[Extracted records]
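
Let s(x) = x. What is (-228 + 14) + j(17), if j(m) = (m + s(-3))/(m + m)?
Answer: -3631/17 ≈ -213.59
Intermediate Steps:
j(m) = (-3 + m)/(2*m) (j(m) = (m - 3)/(m + m) = (-3 + m)/((2*m)) = (-3 + m)*(1/(2*m)) = (-3 + m)/(2*m))
(-228 + 14) + j(17) = (-228 + 14) + (1/2)*(-3 + 17)/17 = -214 + (1/2)*(1/17)*14 = -214 + 7/17 = -3631/17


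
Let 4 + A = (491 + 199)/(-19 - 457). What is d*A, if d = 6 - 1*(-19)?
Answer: -32425/238 ≈ -136.24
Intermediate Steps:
A = -1297/238 (A = -4 + (491 + 199)/(-19 - 457) = -4 + 690/(-476) = -4 + 690*(-1/476) = -4 - 345/238 = -1297/238 ≈ -5.4496)
d = 25 (d = 6 + 19 = 25)
d*A = 25*(-1297/238) = -32425/238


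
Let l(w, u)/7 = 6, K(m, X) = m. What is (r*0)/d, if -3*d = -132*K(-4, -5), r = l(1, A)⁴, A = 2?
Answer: 0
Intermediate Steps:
l(w, u) = 42 (l(w, u) = 7*6 = 42)
r = 3111696 (r = 42⁴ = 3111696)
d = -176 (d = -(-44)*(-4) = -⅓*528 = -176)
(r*0)/d = (3111696*0)/(-176) = 0*(-1/176) = 0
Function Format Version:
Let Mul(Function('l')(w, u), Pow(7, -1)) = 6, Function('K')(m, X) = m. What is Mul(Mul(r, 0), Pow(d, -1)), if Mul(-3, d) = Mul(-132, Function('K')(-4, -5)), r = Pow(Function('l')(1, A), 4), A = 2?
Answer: 0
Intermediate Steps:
Function('l')(w, u) = 42 (Function('l')(w, u) = Mul(7, 6) = 42)
r = 3111696 (r = Pow(42, 4) = 3111696)
d = -176 (d = Mul(Rational(-1, 3), Mul(-132, -4)) = Mul(Rational(-1, 3), 528) = -176)
Mul(Mul(r, 0), Pow(d, -1)) = Mul(Mul(3111696, 0), Pow(-176, -1)) = Mul(0, Rational(-1, 176)) = 0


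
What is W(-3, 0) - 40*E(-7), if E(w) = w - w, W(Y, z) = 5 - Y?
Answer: 8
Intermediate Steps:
E(w) = 0
W(-3, 0) - 40*E(-7) = (5 - 1*(-3)) - 40*0 = (5 + 3) + 0 = 8 + 0 = 8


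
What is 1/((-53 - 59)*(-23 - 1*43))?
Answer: 1/7392 ≈ 0.00013528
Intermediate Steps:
1/((-53 - 59)*(-23 - 1*43)) = 1/(-112*(-23 - 43)) = 1/(-112*(-66)) = 1/7392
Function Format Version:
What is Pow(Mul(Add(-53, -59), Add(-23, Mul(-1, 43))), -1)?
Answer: Rational(1, 7392) ≈ 0.00013528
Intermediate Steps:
Pow(Mul(Add(-53, -59), Add(-23, Mul(-1, 43))), -1) = Pow(Mul(-112, Add(-23, -43)), -1) = Pow(Mul(-112, -66), -1) = Pow(7392, -1) = Rational(1, 7392)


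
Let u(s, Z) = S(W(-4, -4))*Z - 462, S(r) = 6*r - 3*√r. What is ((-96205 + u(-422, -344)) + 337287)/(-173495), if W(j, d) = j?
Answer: -248876/173495 - 2064*I/173495 ≈ -1.4345 - 0.011897*I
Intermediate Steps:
S(r) = -3*√r + 6*r
u(s, Z) = -462 + Z*(-24 - 6*I) (u(s, Z) = (-6*I + 6*(-4))*Z - 462 = (-6*I - 24)*Z - 462 = (-24 - 6*I)*Z - 462 = Z*(-24 - 6*I) - 462 = -462 + Z*(-24 - 6*I))
((-96205 + u(-422, -344)) + 337287)/(-173495) = ((-96205 + (-462 - 6*(-344)*(4 + I))) + 337287)/(-173495) = ((-96205 + (-462 + (8256 + 2064*I))) + 337287)*(-1/173495) = ((-96205 + (7794 + 2064*I)) + 337287)*(-1/173495) = ((-88411 + 2064*I) + 337287)*(-1/173495) = (248876 + 2064*I)*(-1/173495) = -248876/173495 - 2064*I/173495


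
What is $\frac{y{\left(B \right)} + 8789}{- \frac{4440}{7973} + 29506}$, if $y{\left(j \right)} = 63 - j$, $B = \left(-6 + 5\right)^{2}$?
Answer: $\frac{70569023}{235246898} \approx 0.29998$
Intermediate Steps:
$B = 1$ ($B = \left(-1\right)^{2} = 1$)
$\frac{y{\left(B \right)} + 8789}{- \frac{4440}{7973} + 29506} = \frac{\left(63 - 1\right) + 8789}{- \frac{4440}{7973} + 29506} = \frac{\left(63 - 1\right) + 8789}{\left(-4440\right) \frac{1}{7973} + 29506} = \frac{62 + 8789}{- \frac{4440}{7973} + 29506} = \frac{8851}{\frac{235246898}{7973}} = 8851 \cdot \frac{7973}{235246898} = \frac{70569023}{235246898}$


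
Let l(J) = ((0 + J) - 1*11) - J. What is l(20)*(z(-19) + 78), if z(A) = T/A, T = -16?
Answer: -16478/19 ≈ -867.26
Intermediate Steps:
z(A) = -16/A
l(J) = -11 (l(J) = (J - 11) - J = (-11 + J) - J = -11)
l(20)*(z(-19) + 78) = -11*(-16/(-19) + 78) = -11*(-16*(-1/19) + 78) = -11*(16/19 + 78) = -11*1498/19 = -16478/19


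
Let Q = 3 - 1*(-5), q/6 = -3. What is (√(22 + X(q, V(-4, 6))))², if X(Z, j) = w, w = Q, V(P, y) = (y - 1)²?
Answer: 30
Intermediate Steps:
V(P, y) = (-1 + y)²
q = -18 (q = 6*(-3) = -18)
Q = 8 (Q = 3 + 5 = 8)
w = 8
X(Z, j) = 8
(√(22 + X(q, V(-4, 6))))² = (√(22 + 8))² = (√30)² = 30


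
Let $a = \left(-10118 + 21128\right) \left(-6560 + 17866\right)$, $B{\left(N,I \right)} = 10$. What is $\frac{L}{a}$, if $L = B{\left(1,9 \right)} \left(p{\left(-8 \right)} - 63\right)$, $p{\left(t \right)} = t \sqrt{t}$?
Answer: $- \frac{21}{4149302} - \frac{8 i \sqrt{2}}{6223953} \approx -5.0611 \cdot 10^{-6} - 1.8178 \cdot 10^{-6} i$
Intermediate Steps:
$p{\left(t \right)} = t^{\frac{3}{2}}$
$a = 124479060$ ($a = 11010 \cdot 11306 = 124479060$)
$L = -630 - 160 i \sqrt{2}$ ($L = 10 \left(\left(-8\right)^{\frac{3}{2}} - 63\right) = 10 \left(- 16 i \sqrt{2} - 63\right) = 10 \left(-63 - 16 i \sqrt{2}\right) = -630 - 160 i \sqrt{2} \approx -630.0 - 226.27 i$)
$\frac{L}{a} = \frac{-630 - 160 i \sqrt{2}}{124479060} = \left(-630 - 160 i \sqrt{2}\right) \frac{1}{124479060} = - \frac{21}{4149302} - \frac{8 i \sqrt{2}}{6223953}$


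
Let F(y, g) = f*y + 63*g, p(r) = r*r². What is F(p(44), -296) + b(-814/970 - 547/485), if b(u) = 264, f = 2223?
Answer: 189345648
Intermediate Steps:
p(r) = r³
F(y, g) = 63*g + 2223*y (F(y, g) = 2223*y + 63*g = 63*g + 2223*y)
F(p(44), -296) + b(-814/970 - 547/485) = (63*(-296) + 2223*44³) + 264 = (-18648 + 2223*85184) + 264 = (-18648 + 189364032) + 264 = 189345384 + 264 = 189345648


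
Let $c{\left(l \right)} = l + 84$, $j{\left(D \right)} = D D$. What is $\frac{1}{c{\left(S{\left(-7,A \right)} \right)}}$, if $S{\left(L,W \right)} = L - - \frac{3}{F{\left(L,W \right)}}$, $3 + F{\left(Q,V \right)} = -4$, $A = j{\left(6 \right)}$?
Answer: $\frac{7}{536} \approx 0.01306$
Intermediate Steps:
$j{\left(D \right)} = D^{2}$
$A = 36$ ($A = 6^{2} = 36$)
$F{\left(Q,V \right)} = -7$ ($F{\left(Q,V \right)} = -3 - 4 = -7$)
$S{\left(L,W \right)} = - \frac{3}{7} + L$ ($S{\left(L,W \right)} = L - - \frac{3}{-7} = L - \left(-3\right) \left(- \frac{1}{7}\right) = L - \frac{3}{7} = - \frac{3}{7} + L$)
$c{\left(l \right)} = 84 + l$
$\frac{1}{c{\left(S{\left(-7,A \right)} \right)}} = \frac{1}{84 - \frac{52}{7}} = \frac{1}{\frac{536}{7}} = \frac{7}{536}$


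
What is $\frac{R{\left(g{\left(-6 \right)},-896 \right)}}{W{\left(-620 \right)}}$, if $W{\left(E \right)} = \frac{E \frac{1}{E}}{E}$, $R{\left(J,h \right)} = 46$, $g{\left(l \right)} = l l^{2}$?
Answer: $-28520$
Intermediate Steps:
$g{\left(l \right)} = l^{3}$
$W{\left(E \right)} = \frac{1}{E}$ ($W{\left(E \right)} = 1 \frac{1}{E} = \frac{1}{E}$)
$\frac{R{\left(g{\left(-6 \right)},-896 \right)}}{W{\left(-620 \right)}} = \frac{46}{\frac{1}{-620}} = \frac{46}{- \frac{1}{620}} = 46 \left(-620\right) = -28520$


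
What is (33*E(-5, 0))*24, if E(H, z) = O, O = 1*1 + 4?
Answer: 3960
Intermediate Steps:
O = 5 (O = 1 + 4 = 5)
E(H, z) = 5
(33*E(-5, 0))*24 = (33*5)*24 = 165*24 = 3960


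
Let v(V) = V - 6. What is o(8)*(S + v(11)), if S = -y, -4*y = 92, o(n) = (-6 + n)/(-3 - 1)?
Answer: -14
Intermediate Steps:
o(n) = 3/2 - n/4 (o(n) = (-6 + n)/(-4) = (-6 + n)*(-¼) = 3/2 - n/4)
y = -23 (y = -¼*92 = -23)
v(V) = -6 + V
S = 23 (S = -1*(-23) = 23)
o(8)*(S + v(11)) = (3/2 - ¼*8)*(23 + (-6 + 11)) = (3/2 - 2)*(23 + 5) = -½*28 = -14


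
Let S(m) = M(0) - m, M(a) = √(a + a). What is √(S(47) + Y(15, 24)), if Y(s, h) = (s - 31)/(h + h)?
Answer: I*√426/3 ≈ 6.8799*I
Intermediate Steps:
Y(s, h) = (-31 + s)/(2*h) (Y(s, h) = (-31 + s)/((2*h)) = (-31 + s)*(1/(2*h)) = (-31 + s)/(2*h))
M(a) = √2*√a (M(a) = √(2*a) = √2*√a)
S(m) = -m (S(m) = √2*√0 - m = √2*0 - m = 0 - m = -m)
√(S(47) + Y(15, 24)) = √(-1*47 + (½)*(-31 + 15)/24) = √(-47 + (½)*(1/24)*(-16)) = √(-47 - ⅓) = √(-142/3) = I*√426/3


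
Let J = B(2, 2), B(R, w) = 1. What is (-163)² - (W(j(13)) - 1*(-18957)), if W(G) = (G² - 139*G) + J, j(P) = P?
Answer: 9249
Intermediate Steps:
J = 1
W(G) = 1 + G² - 139*G (W(G) = (G² - 139*G) + 1 = 1 + G² - 139*G)
(-163)² - (W(j(13)) - 1*(-18957)) = (-163)² - ((1 + 13² - 139*13) - 1*(-18957)) = 26569 - ((1 + 169 - 1807) + 18957) = 26569 - (-1637 + 18957) = 26569 - 1*17320 = 26569 - 17320 = 9249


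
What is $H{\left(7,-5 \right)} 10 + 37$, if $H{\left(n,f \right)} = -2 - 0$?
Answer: $17$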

ASSIGNMENT
Each line above from the one with "What is 1/((-53 - 59)*(-23 - 1*43))?" up to and including the one with "Answer: -16478/19 ≈ -867.26" must be set down exactly, and no line outside that span may appear.

SOLUTION
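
What is 1/((-53 - 59)*(-23 - 1*43))?
Answer: 1/7392 ≈ 0.00013528
Intermediate Steps:
1/((-53 - 59)*(-23 - 1*43)) = 1/(-112*(-23 - 43)) = 1/(-112*(-66)) = 1/7392
Function Format Version:
What is Pow(Mul(Add(-53, -59), Add(-23, Mul(-1, 43))), -1)?
Answer: Rational(1, 7392) ≈ 0.00013528
Intermediate Steps:
Pow(Mul(Add(-53, -59), Add(-23, Mul(-1, 43))), -1) = Pow(Mul(-112, Add(-23, -43)), -1) = Pow(Mul(-112, -66), -1) = Pow(7392, -1) = Rational(1, 7392)


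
Let u(s, Z) = S(W(-4, -4))*Z - 462, S(r) = 6*r - 3*√r. What is ((-96205 + u(-422, -344)) + 337287)/(-173495), if W(j, d) = j?
Answer: -248876/173495 - 2064*I/173495 ≈ -1.4345 - 0.011897*I
Intermediate Steps:
S(r) = -3*√r + 6*r
u(s, Z) = -462 + Z*(-24 - 6*I) (u(s, Z) = (-6*I + 6*(-4))*Z - 462 = (-6*I - 24)*Z - 462 = (-24 - 6*I)*Z - 462 = Z*(-24 - 6*I) - 462 = -462 + Z*(-24 - 6*I))
((-96205 + u(-422, -344)) + 337287)/(-173495) = ((-96205 + (-462 - 6*(-344)*(4 + I))) + 337287)/(-173495) = ((-96205 + (-462 + (8256 + 2064*I))) + 337287)*(-1/173495) = ((-96205 + (7794 + 2064*I)) + 337287)*(-1/173495) = ((-88411 + 2064*I) + 337287)*(-1/173495) = (248876 + 2064*I)*(-1/173495) = -248876/173495 - 2064*I/173495


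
What is $\frac{y{\left(B \right)} + 8789}{- \frac{4440}{7973} + 29506}$, if $y{\left(j \right)} = 63 - j$, $B = \left(-6 + 5\right)^{2}$?
Answer: $\frac{70569023}{235246898} \approx 0.29998$
Intermediate Steps:
$B = 1$ ($B = \left(-1\right)^{2} = 1$)
$\frac{y{\left(B \right)} + 8789}{- \frac{4440}{7973} + 29506} = \frac{\left(63 - 1\right) + 8789}{- \frac{4440}{7973} + 29506} = \frac{\left(63 - 1\right) + 8789}{\left(-4440\right) \frac{1}{7973} + 29506} = \frac{62 + 8789}{- \frac{4440}{7973} + 29506} = \frac{8851}{\frac{235246898}{7973}} = 8851 \cdot \frac{7973}{235246898} = \frac{70569023}{235246898}$


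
Let l(J) = ((0 + J) - 1*11) - J. What is l(20)*(z(-19) + 78), if z(A) = T/A, T = -16?
Answer: -16478/19 ≈ -867.26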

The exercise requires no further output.